[Data supplied]
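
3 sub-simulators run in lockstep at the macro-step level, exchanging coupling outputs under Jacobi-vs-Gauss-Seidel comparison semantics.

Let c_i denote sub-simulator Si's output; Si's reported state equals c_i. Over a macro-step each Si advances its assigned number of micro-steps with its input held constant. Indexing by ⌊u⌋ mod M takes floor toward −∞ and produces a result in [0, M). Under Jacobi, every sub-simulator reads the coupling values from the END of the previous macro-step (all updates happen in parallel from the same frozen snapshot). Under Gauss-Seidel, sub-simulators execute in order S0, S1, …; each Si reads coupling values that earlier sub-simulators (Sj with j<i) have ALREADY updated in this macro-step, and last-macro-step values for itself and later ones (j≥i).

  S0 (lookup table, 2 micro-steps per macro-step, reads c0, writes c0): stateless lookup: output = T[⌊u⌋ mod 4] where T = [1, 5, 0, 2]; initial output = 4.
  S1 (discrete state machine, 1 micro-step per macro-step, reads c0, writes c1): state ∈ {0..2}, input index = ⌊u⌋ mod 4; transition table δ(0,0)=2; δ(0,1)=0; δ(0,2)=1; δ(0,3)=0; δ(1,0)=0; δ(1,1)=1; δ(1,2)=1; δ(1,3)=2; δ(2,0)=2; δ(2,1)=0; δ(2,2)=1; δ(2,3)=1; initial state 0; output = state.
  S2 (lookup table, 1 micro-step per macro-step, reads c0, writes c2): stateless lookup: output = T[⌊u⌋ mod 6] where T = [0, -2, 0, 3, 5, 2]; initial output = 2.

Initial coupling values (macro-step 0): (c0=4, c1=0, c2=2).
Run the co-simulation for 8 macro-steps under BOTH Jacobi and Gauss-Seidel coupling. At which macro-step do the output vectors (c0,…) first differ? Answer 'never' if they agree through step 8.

first divergence at macro-step: 1

[Jacobi] macro 1: S0 reads c0=4 → after 2×micro: 1; S1 reads c0=4 → after 1×micro: 2; S2 reads c0=4 → after 1×micro: 5 ⇒ (c0=1, c1=2, c2=5)
[Jacobi] macro 2: S0 reads c0=1 → after 2×micro: 5; S1 reads c0=1 → after 1×micro: 0; S2 reads c0=1 → after 1×micro: -2 ⇒ (c0=5, c1=0, c2=-2)
[Jacobi] macro 3: S0 reads c0=5 → after 2×micro: 5; S1 reads c0=5 → after 1×micro: 0; S2 reads c0=5 → after 1×micro: 2 ⇒ (c0=5, c1=0, c2=2)
[Jacobi] macro 4: S0 reads c0=5 → after 2×micro: 5; S1 reads c0=5 → after 1×micro: 0; S2 reads c0=5 → after 1×micro: 2 ⇒ (c0=5, c1=0, c2=2)
[Jacobi] macro 5: S0 reads c0=5 → after 2×micro: 5; S1 reads c0=5 → after 1×micro: 0; S2 reads c0=5 → after 1×micro: 2 ⇒ (c0=5, c1=0, c2=2)
[Jacobi] macro 6: S0 reads c0=5 → after 2×micro: 5; S1 reads c0=5 → after 1×micro: 0; S2 reads c0=5 → after 1×micro: 2 ⇒ (c0=5, c1=0, c2=2)
[Jacobi] macro 7: S0 reads c0=5 → after 2×micro: 5; S1 reads c0=5 → after 1×micro: 0; S2 reads c0=5 → after 1×micro: 2 ⇒ (c0=5, c1=0, c2=2)
[Jacobi] macro 8: S0 reads c0=5 → after 2×micro: 5; S1 reads c0=5 → after 1×micro: 0; S2 reads c0=5 → after 1×micro: 2 ⇒ (c0=5, c1=0, c2=2)
[Gauss-Seidel] macro 1: S0 reads c0=4 → after 2×micro: 1; S1 reads c0=1 → after 1×micro: 0; S2 reads c0=1 → after 1×micro: -2 ⇒ (c0=1, c1=0, c2=-2)
[Gauss-Seidel] macro 2: S0 reads c0=1 → after 2×micro: 5; S1 reads c0=5 → after 1×micro: 0; S2 reads c0=5 → after 1×micro: 2 ⇒ (c0=5, c1=0, c2=2)
[Gauss-Seidel] macro 3: S0 reads c0=5 → after 2×micro: 5; S1 reads c0=5 → after 1×micro: 0; S2 reads c0=5 → after 1×micro: 2 ⇒ (c0=5, c1=0, c2=2)
[Gauss-Seidel] macro 4: S0 reads c0=5 → after 2×micro: 5; S1 reads c0=5 → after 1×micro: 0; S2 reads c0=5 → after 1×micro: 2 ⇒ (c0=5, c1=0, c2=2)
[Gauss-Seidel] macro 5: S0 reads c0=5 → after 2×micro: 5; S1 reads c0=5 → after 1×micro: 0; S2 reads c0=5 → after 1×micro: 2 ⇒ (c0=5, c1=0, c2=2)
[Gauss-Seidel] macro 6: S0 reads c0=5 → after 2×micro: 5; S1 reads c0=5 → after 1×micro: 0; S2 reads c0=5 → after 1×micro: 2 ⇒ (c0=5, c1=0, c2=2)
[Gauss-Seidel] macro 7: S0 reads c0=5 → after 2×micro: 5; S1 reads c0=5 → after 1×micro: 0; S2 reads c0=5 → after 1×micro: 2 ⇒ (c0=5, c1=0, c2=2)
[Gauss-Seidel] macro 8: S0 reads c0=5 → after 2×micro: 5; S1 reads c0=5 → after 1×micro: 0; S2 reads c0=5 → after 1×micro: 2 ⇒ (c0=5, c1=0, c2=2)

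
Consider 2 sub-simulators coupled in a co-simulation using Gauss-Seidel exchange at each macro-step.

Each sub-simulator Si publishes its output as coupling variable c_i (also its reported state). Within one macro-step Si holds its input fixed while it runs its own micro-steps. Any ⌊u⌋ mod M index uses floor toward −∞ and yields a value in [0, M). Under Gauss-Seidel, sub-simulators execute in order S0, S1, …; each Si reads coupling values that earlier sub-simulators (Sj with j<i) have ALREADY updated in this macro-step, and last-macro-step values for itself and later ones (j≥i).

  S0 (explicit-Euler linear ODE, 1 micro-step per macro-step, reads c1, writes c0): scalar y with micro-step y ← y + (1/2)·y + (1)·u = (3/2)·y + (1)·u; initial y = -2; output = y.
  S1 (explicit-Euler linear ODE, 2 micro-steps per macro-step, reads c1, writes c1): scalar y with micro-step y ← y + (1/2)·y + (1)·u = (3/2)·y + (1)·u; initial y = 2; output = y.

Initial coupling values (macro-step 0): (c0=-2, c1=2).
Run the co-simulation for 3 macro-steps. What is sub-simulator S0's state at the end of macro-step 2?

macro 1: S0 reads c1=2 → after 1×micro: -1; S1 reads c1=2 → after 2×micro: 19/2 ⇒ (c0=-1, c1=19/2)
macro 2: S0 reads c1=19/2 → after 1×micro: 8; S1 reads c1=19/2 → after 2×micro: 361/8 ⇒ (c0=8, c1=361/8)
macro 3: S0 reads c1=361/8 → after 1×micro: 457/8; S1 reads c1=361/8 → after 2×micro: 6859/32 ⇒ (c0=457/8, c1=6859/32)

S0 state at macro-step 2 = 8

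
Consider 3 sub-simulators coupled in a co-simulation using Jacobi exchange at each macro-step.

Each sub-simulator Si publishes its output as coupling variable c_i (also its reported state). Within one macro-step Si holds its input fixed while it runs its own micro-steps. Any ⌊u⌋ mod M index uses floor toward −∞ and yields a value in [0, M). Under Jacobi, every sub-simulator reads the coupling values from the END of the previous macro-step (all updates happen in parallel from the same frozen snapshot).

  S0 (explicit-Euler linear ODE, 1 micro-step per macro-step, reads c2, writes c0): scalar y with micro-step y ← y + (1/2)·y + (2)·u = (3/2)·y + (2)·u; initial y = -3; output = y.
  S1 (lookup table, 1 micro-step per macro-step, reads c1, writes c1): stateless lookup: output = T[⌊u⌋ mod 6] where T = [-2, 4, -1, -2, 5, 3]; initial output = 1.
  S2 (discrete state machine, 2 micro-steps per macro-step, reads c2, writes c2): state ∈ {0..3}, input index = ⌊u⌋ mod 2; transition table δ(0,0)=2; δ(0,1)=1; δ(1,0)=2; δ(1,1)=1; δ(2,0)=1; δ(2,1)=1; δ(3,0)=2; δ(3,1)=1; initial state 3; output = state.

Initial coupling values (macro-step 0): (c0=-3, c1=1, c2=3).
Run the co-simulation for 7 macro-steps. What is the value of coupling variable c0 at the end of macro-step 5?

macro 1: S0 reads c2=3 → after 1×micro: 3/2; S1 reads c1=1 → after 1×micro: 4; S2 reads c2=3 → after 2×micro: 1 ⇒ (c0=3/2, c1=4, c2=1)
macro 2: S0 reads c2=1 → after 1×micro: 17/4; S1 reads c1=4 → after 1×micro: 5; S2 reads c2=1 → after 2×micro: 1 ⇒ (c0=17/4, c1=5, c2=1)
macro 3: S0 reads c2=1 → after 1×micro: 67/8; S1 reads c1=5 → after 1×micro: 3; S2 reads c2=1 → after 2×micro: 1 ⇒ (c0=67/8, c1=3, c2=1)
macro 4: S0 reads c2=1 → after 1×micro: 233/16; S1 reads c1=3 → after 1×micro: -2; S2 reads c2=1 → after 2×micro: 1 ⇒ (c0=233/16, c1=-2, c2=1)
macro 5: S0 reads c2=1 → after 1×micro: 763/32; S1 reads c1=-2 → after 1×micro: 5; S2 reads c2=1 → after 2×micro: 1 ⇒ (c0=763/32, c1=5, c2=1)
macro 6: S0 reads c2=1 → after 1×micro: 2417/64; S1 reads c1=5 → after 1×micro: 3; S2 reads c2=1 → after 2×micro: 1 ⇒ (c0=2417/64, c1=3, c2=1)
macro 7: S0 reads c2=1 → after 1×micro: 7507/128; S1 reads c1=3 → after 1×micro: -2; S2 reads c2=1 → after 2×micro: 1 ⇒ (c0=7507/128, c1=-2, c2=1)

c0 at macro-step 5 = 763/32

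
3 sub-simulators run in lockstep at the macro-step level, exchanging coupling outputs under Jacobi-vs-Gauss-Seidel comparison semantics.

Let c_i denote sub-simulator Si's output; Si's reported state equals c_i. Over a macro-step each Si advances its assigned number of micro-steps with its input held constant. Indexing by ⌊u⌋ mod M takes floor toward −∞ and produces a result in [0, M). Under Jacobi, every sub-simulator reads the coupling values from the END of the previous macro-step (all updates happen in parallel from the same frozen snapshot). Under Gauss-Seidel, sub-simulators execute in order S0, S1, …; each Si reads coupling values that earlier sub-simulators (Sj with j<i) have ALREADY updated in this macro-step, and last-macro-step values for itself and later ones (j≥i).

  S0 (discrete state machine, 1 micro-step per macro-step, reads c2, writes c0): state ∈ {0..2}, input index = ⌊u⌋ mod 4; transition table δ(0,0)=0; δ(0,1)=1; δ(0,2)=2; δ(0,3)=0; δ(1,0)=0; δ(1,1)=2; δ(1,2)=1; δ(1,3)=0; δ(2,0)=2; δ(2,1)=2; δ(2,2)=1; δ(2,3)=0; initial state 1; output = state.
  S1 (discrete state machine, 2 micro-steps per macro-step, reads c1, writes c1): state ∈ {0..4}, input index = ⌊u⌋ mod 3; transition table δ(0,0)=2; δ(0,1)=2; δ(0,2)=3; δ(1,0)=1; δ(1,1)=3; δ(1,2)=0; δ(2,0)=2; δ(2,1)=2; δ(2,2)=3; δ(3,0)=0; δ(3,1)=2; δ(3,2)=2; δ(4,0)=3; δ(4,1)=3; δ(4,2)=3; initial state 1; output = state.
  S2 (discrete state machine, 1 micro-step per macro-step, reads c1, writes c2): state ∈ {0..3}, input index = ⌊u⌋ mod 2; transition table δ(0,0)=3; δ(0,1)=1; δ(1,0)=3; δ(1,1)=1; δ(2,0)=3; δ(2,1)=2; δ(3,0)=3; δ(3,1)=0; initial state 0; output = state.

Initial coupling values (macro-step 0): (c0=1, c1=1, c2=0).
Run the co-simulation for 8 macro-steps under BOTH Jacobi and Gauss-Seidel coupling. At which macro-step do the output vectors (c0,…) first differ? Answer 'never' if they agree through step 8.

first divergence at macro-step: 1

[Jacobi] macro 1: S0 reads c2=0 → after 1×micro: 0; S1 reads c1=1 → after 2×micro: 2; S2 reads c1=1 → after 1×micro: 1 ⇒ (c0=0, c1=2, c2=1)
[Jacobi] macro 2: S0 reads c2=1 → after 1×micro: 1; S1 reads c1=2 → after 2×micro: 2; S2 reads c1=2 → after 1×micro: 3 ⇒ (c0=1, c1=2, c2=3)
[Jacobi] macro 3: S0 reads c2=3 → after 1×micro: 0; S1 reads c1=2 → after 2×micro: 2; S2 reads c1=2 → after 1×micro: 3 ⇒ (c0=0, c1=2, c2=3)
[Jacobi] macro 4: S0 reads c2=3 → after 1×micro: 0; S1 reads c1=2 → after 2×micro: 2; S2 reads c1=2 → after 1×micro: 3 ⇒ (c0=0, c1=2, c2=3)
[Jacobi] macro 5: S0 reads c2=3 → after 1×micro: 0; S1 reads c1=2 → after 2×micro: 2; S2 reads c1=2 → after 1×micro: 3 ⇒ (c0=0, c1=2, c2=3)
[Jacobi] macro 6: S0 reads c2=3 → after 1×micro: 0; S1 reads c1=2 → after 2×micro: 2; S2 reads c1=2 → after 1×micro: 3 ⇒ (c0=0, c1=2, c2=3)
[Jacobi] macro 7: S0 reads c2=3 → after 1×micro: 0; S1 reads c1=2 → after 2×micro: 2; S2 reads c1=2 → after 1×micro: 3 ⇒ (c0=0, c1=2, c2=3)
[Jacobi] macro 8: S0 reads c2=3 → after 1×micro: 0; S1 reads c1=2 → after 2×micro: 2; S2 reads c1=2 → after 1×micro: 3 ⇒ (c0=0, c1=2, c2=3)
[Gauss-Seidel] macro 1: S0 reads c2=0 → after 1×micro: 0; S1 reads c1=1 → after 2×micro: 2; S2 reads c1=2 → after 1×micro: 3 ⇒ (c0=0, c1=2, c2=3)
[Gauss-Seidel] macro 2: S0 reads c2=3 → after 1×micro: 0; S1 reads c1=2 → after 2×micro: 2; S2 reads c1=2 → after 1×micro: 3 ⇒ (c0=0, c1=2, c2=3)
[Gauss-Seidel] macro 3: S0 reads c2=3 → after 1×micro: 0; S1 reads c1=2 → after 2×micro: 2; S2 reads c1=2 → after 1×micro: 3 ⇒ (c0=0, c1=2, c2=3)
[Gauss-Seidel] macro 4: S0 reads c2=3 → after 1×micro: 0; S1 reads c1=2 → after 2×micro: 2; S2 reads c1=2 → after 1×micro: 3 ⇒ (c0=0, c1=2, c2=3)
[Gauss-Seidel] macro 5: S0 reads c2=3 → after 1×micro: 0; S1 reads c1=2 → after 2×micro: 2; S2 reads c1=2 → after 1×micro: 3 ⇒ (c0=0, c1=2, c2=3)
[Gauss-Seidel] macro 6: S0 reads c2=3 → after 1×micro: 0; S1 reads c1=2 → after 2×micro: 2; S2 reads c1=2 → after 1×micro: 3 ⇒ (c0=0, c1=2, c2=3)
[Gauss-Seidel] macro 7: S0 reads c2=3 → after 1×micro: 0; S1 reads c1=2 → after 2×micro: 2; S2 reads c1=2 → after 1×micro: 3 ⇒ (c0=0, c1=2, c2=3)
[Gauss-Seidel] macro 8: S0 reads c2=3 → after 1×micro: 0; S1 reads c1=2 → after 2×micro: 2; S2 reads c1=2 → after 1×micro: 3 ⇒ (c0=0, c1=2, c2=3)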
[/Data supplied]
| Aim of the exercise |
Every line in the data above that contains the word "table" should be copied.

| Answer below |
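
  S0 (lookup table, 2 micro-steps per macro-step, reads c0, writes c0): stateless lookup: output = T[⌊u⌋ mod 4] where T = [1, 5, 0, 2]; initial output = 4.
  S1 (discrete state machine, 1 micro-step per macro-step, reads c0, writes c1): state ∈ {0..2}, input index = ⌊u⌋ mod 4; transition table δ(0,0)=2; δ(0,1)=0; δ(0,2)=1; δ(0,3)=0; δ(1,0)=0; δ(1,1)=1; δ(1,2)=1; δ(1,3)=2; δ(2,0)=2; δ(2,1)=0; δ(2,2)=1; δ(2,3)=1; initial state 0; output = state.
  S2 (lookup table, 1 micro-step per macro-step, reads c0, writes c2): stateless lookup: output = T[⌊u⌋ mod 6] where T = [0, -2, 0, 3, 5, 2]; initial output = 2.
  S1 (lookup table, 1 micro-step per macro-step, reads c1, writes c1): stateless lookup: output = T[⌊u⌋ mod 6] where T = [-2, 4, -1, -2, 5, 3]; initial output = 1.
  S2 (discrete state machine, 2 micro-steps per macro-step, reads c2, writes c2): state ∈ {0..3}, input index = ⌊u⌋ mod 2; transition table δ(0,0)=2; δ(0,1)=1; δ(1,0)=2; δ(1,1)=1; δ(2,0)=1; δ(2,1)=1; δ(3,0)=2; δ(3,1)=1; initial state 3; output = state.
  S0 (discrete state machine, 1 micro-step per macro-step, reads c2, writes c0): state ∈ {0..2}, input index = ⌊u⌋ mod 4; transition table δ(0,0)=0; δ(0,1)=1; δ(0,2)=2; δ(0,3)=0; δ(1,0)=0; δ(1,1)=2; δ(1,2)=1; δ(1,3)=0; δ(2,0)=2; δ(2,1)=2; δ(2,2)=1; δ(2,3)=0; initial state 1; output = state.
  S1 (discrete state machine, 2 micro-steps per macro-step, reads c1, writes c1): state ∈ {0..4}, input index = ⌊u⌋ mod 3; transition table δ(0,0)=2; δ(0,1)=2; δ(0,2)=3; δ(1,0)=1; δ(1,1)=3; δ(1,2)=0; δ(2,0)=2; δ(2,1)=2; δ(2,2)=3; δ(3,0)=0; δ(3,1)=2; δ(3,2)=2; δ(4,0)=3; δ(4,1)=3; δ(4,2)=3; initial state 1; output = state.
  S2 (discrete state machine, 1 micro-step per macro-step, reads c1, writes c2): state ∈ {0..3}, input index = ⌊u⌋ mod 2; transition table δ(0,0)=3; δ(0,1)=1; δ(1,0)=3; δ(1,1)=1; δ(2,0)=3; δ(2,1)=2; δ(3,0)=3; δ(3,1)=0; initial state 0; output = state.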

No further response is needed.